▶ **Records contained in a dataset**:
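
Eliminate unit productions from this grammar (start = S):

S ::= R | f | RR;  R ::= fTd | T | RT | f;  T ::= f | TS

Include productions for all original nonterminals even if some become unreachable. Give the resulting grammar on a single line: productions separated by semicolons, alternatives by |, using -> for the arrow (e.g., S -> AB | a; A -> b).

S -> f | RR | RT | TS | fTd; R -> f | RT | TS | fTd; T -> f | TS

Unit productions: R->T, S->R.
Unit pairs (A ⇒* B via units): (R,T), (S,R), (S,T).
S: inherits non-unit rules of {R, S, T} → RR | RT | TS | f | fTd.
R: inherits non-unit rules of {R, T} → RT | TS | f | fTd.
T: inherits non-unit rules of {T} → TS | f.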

---

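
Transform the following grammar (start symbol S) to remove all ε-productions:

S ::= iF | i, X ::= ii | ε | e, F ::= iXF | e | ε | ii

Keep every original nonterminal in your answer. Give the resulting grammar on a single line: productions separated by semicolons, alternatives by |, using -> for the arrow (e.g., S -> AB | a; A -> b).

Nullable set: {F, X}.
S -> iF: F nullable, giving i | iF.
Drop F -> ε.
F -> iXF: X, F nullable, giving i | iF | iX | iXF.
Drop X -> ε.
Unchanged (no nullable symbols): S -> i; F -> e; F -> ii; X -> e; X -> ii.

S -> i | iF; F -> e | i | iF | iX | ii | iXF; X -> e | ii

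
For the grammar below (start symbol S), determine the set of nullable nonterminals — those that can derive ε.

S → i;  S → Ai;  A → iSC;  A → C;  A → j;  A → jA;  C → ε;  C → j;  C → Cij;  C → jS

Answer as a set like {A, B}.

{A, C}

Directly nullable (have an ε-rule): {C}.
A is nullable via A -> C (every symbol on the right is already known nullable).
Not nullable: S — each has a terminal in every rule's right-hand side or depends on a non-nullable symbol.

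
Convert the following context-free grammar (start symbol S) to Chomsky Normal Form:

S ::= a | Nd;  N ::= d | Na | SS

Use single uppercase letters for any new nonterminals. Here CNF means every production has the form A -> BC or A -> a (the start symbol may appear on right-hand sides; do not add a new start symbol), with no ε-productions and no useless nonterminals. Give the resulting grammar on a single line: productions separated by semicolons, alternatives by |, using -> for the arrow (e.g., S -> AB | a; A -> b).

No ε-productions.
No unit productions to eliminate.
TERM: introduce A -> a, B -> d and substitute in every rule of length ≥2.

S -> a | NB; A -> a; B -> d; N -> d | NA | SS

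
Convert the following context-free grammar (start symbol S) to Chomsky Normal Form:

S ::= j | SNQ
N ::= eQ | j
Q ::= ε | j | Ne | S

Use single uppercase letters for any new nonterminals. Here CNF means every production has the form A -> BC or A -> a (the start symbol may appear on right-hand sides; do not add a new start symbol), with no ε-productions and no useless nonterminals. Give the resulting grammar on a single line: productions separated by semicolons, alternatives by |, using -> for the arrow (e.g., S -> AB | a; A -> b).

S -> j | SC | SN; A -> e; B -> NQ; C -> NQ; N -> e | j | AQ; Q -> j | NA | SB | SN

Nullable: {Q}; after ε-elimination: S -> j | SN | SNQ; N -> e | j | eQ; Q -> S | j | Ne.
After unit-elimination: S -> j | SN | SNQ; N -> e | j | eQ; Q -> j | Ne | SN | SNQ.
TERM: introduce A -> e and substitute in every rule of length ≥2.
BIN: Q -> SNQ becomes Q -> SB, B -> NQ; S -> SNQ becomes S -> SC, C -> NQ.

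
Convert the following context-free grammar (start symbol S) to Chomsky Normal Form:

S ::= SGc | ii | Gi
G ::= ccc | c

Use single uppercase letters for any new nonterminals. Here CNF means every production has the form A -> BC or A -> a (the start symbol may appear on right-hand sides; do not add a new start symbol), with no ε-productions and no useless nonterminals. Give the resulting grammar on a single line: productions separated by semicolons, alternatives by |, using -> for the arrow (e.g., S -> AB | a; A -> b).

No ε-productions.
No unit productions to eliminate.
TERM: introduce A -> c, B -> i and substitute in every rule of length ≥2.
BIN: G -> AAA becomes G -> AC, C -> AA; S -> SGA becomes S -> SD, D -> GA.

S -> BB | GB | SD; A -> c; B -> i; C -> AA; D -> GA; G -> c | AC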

▶ **WORK ITEM**: Retype exactly the lines above, from the one with "For the grammar" through the one with "Q ::= ε | j | Ne | S", inclusive.

▶ **PROBLEM SOLUTION**:
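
For the grammar below (start symbol S), determine the set of nullable nonterminals — those that can derive ε.

S → i;  S → Ai;  A → iSC;  A → C;  A → j;  A → jA;  C → ε;  C → j;  C → Cij;  C → jS

Answer as a set like {A, B}.

{A, C}

Directly nullable (have an ε-rule): {C}.
A is nullable via A -> C (every symbol on the right is already known nullable).
Not nullable: S — each has a terminal in every rule's right-hand side or depends on a non-nullable symbol.

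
Convert the following context-free grammar (start symbol S) to Chomsky Normal Form:

S ::= a | Nd;  N ::= d | Na | SS

Use single uppercase letters for any new nonterminals. Here CNF means every production has the form A -> BC or A -> a (the start symbol may appear on right-hand sides; do not add a new start symbol), with no ε-productions and no useless nonterminals. Give the resulting grammar on a single line: productions separated by semicolons, alternatives by |, using -> for the arrow (e.g., S -> AB | a; A -> b).

No ε-productions.
No unit productions to eliminate.
TERM: introduce A -> a, B -> d and substitute in every rule of length ≥2.

S -> a | NB; A -> a; B -> d; N -> d | NA | SS

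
Convert the following context-free grammar (start symbol S) to Chomsky Normal Form:

S ::= j | SNQ
N ::= eQ | j
Q ::= ε | j | Ne | S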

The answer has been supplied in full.